TASK STATEMENT = Taking the first line of the listing as the start and the line containing "Answer: -16766/87486333 ≈ -0.00019164" as the end, reproduce everything in between exactly, both ends included.

┌──

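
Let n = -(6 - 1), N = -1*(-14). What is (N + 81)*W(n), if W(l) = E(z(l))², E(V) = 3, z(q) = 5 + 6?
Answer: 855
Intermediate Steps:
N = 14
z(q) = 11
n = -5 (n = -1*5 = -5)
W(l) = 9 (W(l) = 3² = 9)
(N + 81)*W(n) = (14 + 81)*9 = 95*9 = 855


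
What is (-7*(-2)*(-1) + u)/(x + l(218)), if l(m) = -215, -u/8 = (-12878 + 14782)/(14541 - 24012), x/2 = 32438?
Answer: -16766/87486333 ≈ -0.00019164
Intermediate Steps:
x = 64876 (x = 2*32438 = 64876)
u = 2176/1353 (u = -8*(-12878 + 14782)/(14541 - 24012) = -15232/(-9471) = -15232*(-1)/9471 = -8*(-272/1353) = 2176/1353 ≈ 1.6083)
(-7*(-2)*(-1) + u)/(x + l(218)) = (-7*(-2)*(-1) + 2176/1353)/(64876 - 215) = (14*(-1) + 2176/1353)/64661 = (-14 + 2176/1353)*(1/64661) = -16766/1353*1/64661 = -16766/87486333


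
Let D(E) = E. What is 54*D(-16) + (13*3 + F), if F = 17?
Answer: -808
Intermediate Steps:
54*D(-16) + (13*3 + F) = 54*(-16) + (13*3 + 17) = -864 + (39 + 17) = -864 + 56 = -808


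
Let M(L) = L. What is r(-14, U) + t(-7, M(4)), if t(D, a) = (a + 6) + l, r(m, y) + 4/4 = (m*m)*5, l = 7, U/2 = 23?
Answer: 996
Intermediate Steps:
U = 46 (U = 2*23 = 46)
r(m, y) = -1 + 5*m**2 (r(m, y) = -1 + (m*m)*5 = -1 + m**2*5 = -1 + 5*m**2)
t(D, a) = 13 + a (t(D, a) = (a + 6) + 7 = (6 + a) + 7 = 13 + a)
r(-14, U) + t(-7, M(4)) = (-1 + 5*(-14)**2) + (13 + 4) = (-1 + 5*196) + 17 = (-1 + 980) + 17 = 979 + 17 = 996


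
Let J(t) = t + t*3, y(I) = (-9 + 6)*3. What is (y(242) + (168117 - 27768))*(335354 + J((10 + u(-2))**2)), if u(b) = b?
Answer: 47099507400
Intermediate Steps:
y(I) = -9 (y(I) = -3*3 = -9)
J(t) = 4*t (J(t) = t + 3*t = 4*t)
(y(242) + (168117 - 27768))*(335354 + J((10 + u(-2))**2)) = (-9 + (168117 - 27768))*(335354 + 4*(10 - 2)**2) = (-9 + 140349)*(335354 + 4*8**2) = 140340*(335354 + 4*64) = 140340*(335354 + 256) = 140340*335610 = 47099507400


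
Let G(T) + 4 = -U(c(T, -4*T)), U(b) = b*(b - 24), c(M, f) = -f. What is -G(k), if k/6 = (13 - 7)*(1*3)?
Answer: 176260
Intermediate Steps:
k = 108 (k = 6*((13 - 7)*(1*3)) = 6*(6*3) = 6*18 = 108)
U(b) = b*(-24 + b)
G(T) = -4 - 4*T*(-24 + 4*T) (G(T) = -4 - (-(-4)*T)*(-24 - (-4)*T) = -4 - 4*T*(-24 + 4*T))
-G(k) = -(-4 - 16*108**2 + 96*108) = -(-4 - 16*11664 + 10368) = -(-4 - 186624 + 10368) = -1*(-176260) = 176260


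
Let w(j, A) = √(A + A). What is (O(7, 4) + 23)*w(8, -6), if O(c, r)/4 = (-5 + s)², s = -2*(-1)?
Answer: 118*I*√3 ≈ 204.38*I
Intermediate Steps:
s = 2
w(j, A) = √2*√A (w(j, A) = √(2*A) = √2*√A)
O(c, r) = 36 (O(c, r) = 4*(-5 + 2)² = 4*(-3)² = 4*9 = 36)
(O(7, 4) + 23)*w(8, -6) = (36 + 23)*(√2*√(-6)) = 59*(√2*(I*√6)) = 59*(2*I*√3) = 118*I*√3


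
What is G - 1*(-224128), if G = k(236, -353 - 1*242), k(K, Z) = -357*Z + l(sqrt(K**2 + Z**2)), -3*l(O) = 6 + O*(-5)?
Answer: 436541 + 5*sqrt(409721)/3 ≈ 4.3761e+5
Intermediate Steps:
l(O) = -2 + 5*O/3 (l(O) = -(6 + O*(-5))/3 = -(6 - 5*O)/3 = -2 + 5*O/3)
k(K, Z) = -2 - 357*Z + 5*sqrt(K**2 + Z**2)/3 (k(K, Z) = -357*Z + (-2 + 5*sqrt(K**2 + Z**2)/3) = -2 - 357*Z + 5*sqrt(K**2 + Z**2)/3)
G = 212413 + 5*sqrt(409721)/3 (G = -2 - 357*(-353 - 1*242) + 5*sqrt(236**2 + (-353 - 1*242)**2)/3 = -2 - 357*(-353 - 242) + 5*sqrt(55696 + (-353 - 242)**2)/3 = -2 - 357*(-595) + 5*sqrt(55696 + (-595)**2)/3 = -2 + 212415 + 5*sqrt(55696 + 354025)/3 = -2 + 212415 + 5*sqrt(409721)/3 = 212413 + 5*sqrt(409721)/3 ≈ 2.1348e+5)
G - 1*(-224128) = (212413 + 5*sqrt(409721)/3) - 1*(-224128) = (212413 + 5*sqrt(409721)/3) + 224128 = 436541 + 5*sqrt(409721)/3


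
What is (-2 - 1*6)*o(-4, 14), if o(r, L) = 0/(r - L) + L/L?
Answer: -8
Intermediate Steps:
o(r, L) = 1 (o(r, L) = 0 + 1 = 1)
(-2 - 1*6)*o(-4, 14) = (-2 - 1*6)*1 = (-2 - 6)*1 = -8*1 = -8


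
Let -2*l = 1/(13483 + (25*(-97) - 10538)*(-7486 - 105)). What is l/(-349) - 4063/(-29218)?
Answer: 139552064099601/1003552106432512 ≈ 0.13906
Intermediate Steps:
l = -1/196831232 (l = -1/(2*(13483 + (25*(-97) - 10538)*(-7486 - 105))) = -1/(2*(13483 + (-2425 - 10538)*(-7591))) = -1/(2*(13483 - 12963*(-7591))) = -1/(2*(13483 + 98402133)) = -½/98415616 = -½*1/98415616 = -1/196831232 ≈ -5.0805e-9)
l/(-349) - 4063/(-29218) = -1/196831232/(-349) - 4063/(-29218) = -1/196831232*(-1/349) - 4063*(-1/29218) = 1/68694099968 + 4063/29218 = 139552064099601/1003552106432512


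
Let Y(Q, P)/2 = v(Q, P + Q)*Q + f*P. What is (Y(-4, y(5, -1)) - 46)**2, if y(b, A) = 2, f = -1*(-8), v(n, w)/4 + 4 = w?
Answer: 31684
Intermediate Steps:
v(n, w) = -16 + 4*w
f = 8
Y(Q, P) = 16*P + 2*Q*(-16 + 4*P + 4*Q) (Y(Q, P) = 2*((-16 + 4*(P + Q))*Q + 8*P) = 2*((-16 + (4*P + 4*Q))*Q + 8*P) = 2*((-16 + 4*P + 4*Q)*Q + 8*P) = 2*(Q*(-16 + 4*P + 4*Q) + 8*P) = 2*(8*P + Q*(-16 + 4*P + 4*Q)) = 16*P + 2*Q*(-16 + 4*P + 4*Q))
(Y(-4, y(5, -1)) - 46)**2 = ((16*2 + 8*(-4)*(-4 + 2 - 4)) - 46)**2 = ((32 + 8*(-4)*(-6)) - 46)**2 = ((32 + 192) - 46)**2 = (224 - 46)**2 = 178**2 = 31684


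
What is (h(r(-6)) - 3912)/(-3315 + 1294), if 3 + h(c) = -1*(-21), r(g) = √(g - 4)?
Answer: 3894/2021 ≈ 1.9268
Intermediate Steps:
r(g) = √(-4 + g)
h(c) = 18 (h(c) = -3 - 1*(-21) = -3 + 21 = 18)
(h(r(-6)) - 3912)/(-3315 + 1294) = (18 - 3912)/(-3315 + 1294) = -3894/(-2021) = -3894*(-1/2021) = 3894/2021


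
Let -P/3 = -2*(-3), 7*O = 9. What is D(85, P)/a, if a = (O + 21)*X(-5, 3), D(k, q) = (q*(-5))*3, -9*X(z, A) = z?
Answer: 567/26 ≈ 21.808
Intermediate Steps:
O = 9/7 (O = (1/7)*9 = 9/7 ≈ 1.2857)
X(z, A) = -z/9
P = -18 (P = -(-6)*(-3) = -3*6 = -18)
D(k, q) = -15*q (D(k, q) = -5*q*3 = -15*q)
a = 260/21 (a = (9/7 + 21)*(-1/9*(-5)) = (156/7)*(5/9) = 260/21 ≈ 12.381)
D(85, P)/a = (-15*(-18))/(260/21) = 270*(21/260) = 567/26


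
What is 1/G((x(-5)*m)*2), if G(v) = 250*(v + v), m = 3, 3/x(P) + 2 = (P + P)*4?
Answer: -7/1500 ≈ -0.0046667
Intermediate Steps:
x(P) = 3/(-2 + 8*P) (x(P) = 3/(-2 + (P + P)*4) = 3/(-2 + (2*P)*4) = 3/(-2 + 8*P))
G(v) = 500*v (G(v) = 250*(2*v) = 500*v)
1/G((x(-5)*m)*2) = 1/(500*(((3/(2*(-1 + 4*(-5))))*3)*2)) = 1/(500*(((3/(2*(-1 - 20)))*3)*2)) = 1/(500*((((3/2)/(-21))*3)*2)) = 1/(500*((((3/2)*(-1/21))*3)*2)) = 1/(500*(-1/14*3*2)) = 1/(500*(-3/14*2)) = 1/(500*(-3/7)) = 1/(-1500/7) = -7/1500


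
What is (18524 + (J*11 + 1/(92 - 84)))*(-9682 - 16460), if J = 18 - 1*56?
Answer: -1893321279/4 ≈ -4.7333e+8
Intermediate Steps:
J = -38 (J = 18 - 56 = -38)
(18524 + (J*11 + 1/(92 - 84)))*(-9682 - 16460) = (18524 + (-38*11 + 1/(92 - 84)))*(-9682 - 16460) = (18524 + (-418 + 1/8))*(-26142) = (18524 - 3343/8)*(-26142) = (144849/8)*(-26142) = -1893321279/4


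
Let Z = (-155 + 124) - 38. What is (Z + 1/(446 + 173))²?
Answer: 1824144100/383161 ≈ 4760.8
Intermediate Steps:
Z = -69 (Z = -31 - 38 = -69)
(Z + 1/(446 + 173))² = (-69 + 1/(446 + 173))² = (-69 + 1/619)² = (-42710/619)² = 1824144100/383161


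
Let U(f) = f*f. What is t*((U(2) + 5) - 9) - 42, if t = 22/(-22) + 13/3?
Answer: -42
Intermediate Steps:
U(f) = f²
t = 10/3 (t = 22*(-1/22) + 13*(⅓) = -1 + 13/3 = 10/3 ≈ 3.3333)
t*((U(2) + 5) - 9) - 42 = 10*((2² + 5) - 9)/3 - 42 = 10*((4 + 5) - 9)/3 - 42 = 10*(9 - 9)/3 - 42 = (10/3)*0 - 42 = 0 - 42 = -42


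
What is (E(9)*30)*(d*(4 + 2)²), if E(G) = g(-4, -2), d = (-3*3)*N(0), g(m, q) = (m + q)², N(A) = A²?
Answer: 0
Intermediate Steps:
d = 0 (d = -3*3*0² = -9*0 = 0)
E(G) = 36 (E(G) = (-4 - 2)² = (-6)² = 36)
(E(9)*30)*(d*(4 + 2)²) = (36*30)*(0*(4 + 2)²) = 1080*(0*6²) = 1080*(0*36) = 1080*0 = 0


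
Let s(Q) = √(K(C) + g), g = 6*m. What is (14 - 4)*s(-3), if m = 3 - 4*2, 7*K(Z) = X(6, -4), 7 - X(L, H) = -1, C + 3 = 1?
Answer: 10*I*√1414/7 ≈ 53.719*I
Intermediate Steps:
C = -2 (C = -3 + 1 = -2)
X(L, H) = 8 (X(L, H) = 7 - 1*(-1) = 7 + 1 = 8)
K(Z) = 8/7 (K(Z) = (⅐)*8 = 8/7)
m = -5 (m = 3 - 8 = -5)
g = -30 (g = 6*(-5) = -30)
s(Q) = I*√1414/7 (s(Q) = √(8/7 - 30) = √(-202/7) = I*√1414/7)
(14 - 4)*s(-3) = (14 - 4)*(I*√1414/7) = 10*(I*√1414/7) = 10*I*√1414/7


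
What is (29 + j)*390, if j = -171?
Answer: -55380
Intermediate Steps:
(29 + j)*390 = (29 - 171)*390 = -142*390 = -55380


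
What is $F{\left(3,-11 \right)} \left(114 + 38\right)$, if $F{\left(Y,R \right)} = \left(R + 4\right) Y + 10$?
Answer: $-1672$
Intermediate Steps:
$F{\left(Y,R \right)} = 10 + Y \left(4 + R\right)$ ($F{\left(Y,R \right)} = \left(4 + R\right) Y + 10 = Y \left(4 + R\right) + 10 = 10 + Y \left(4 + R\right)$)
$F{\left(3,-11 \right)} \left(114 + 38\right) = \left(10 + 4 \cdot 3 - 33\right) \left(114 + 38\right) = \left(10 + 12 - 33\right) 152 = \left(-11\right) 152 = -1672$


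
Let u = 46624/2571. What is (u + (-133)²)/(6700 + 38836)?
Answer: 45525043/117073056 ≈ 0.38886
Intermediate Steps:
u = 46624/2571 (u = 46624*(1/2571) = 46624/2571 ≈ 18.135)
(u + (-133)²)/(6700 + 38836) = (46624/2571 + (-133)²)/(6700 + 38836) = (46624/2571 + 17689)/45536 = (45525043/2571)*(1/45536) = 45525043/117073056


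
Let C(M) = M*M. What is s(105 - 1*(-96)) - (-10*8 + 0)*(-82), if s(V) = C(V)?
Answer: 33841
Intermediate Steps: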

└──

REPLY TO THE EXERCISE =
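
Let n = -(6 - 1), N = -1*(-14). What is (N + 81)*W(n), if W(l) = E(z(l))², E(V) = 3, z(q) = 5 + 6?
Answer: 855
Intermediate Steps:
N = 14
z(q) = 11
n = -5 (n = -1*5 = -5)
W(l) = 9 (W(l) = 3² = 9)
(N + 81)*W(n) = (14 + 81)*9 = 95*9 = 855


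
What is (-7*(-2)*(-1) + u)/(x + l(218)), if l(m) = -215, -u/8 = (-12878 + 14782)/(14541 - 24012), x/2 = 32438?
Answer: -16766/87486333 ≈ -0.00019164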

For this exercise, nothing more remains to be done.